Problem requirements – Among the records below, the line containing "Express this table" marks the start. Output it and all lines after it exactly.

[Supplied data — start]

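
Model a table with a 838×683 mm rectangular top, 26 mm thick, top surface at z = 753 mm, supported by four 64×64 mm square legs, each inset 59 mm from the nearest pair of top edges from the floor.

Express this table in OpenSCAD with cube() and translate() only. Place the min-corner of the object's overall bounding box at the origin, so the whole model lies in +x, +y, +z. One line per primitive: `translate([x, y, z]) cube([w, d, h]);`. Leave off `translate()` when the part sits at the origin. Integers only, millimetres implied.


translate([0, 0, 727]) cube([838, 683, 26]);
translate([59, 59, 0]) cube([64, 64, 727]);
translate([715, 59, 0]) cube([64, 64, 727]);
translate([59, 560, 0]) cube([64, 64, 727]);
translate([715, 560, 0]) cube([64, 64, 727]);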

[Supplied data — finish]

Solution to this task –
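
Express this table in OpenSCAD with cube() and translate() only. Place the min-corner of the object's overall bounding box at the origin, so the whole model lies in +x, +y, +z. One line per primitive: `translate([x, y, z]) cube([w, d, h]);`. Leave off `translate()` when the part sits at the origin. Integers only, millimetres implied.


translate([0, 0, 727]) cube([838, 683, 26]);
translate([59, 59, 0]) cube([64, 64, 727]);
translate([715, 59, 0]) cube([64, 64, 727]);
translate([59, 560, 0]) cube([64, 64, 727]);
translate([715, 560, 0]) cube([64, 64, 727]);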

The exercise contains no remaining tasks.